Count how many lines below include the string "Minimize", and give that number without anything else.

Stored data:
::::

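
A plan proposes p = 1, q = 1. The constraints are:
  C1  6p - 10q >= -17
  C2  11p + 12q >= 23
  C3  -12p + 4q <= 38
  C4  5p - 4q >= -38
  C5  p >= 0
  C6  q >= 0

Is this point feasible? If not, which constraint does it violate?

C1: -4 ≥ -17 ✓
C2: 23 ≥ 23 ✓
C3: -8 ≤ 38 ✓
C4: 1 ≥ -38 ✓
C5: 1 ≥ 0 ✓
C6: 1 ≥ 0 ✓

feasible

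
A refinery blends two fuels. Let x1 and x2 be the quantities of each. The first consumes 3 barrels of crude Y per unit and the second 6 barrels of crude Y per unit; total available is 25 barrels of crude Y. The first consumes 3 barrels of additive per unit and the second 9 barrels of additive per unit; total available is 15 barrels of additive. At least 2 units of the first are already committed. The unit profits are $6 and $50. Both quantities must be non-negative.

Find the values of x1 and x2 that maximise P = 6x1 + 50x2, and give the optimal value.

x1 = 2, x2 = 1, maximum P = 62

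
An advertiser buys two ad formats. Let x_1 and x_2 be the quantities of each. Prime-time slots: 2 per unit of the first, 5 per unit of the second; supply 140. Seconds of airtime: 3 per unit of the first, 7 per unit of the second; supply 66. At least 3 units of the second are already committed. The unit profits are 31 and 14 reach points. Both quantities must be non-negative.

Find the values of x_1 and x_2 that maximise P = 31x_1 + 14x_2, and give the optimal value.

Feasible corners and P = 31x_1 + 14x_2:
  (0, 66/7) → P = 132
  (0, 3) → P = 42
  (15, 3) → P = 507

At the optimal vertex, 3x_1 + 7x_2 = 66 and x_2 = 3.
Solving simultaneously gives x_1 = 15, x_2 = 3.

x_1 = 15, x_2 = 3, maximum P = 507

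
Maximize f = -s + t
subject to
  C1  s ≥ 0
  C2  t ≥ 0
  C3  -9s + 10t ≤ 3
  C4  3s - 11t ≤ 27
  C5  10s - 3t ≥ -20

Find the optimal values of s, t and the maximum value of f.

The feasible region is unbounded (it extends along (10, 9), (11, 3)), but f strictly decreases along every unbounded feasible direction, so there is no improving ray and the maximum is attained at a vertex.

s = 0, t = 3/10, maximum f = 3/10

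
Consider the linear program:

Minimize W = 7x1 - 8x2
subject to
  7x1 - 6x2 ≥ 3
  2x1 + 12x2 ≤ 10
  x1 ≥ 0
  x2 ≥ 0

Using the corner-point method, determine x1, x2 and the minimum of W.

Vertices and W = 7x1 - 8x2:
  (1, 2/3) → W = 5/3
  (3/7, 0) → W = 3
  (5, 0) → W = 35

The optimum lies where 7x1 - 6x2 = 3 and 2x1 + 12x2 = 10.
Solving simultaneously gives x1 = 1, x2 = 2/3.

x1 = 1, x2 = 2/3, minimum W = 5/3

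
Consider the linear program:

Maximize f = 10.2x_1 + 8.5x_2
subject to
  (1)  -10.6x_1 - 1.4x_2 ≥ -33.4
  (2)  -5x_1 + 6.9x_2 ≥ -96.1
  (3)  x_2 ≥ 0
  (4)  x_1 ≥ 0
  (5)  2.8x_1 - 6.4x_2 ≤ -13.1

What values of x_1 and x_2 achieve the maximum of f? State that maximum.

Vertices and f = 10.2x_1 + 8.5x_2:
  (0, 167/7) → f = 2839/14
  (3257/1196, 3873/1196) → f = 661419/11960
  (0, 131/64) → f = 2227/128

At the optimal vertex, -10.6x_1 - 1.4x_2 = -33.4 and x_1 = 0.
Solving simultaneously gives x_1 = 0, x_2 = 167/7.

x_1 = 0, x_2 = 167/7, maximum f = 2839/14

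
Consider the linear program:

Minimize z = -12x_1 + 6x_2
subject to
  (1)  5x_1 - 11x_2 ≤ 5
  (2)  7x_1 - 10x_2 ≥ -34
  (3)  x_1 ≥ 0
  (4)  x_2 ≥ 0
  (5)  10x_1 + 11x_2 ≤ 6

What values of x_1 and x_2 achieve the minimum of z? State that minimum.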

::::

Exercise solution: 2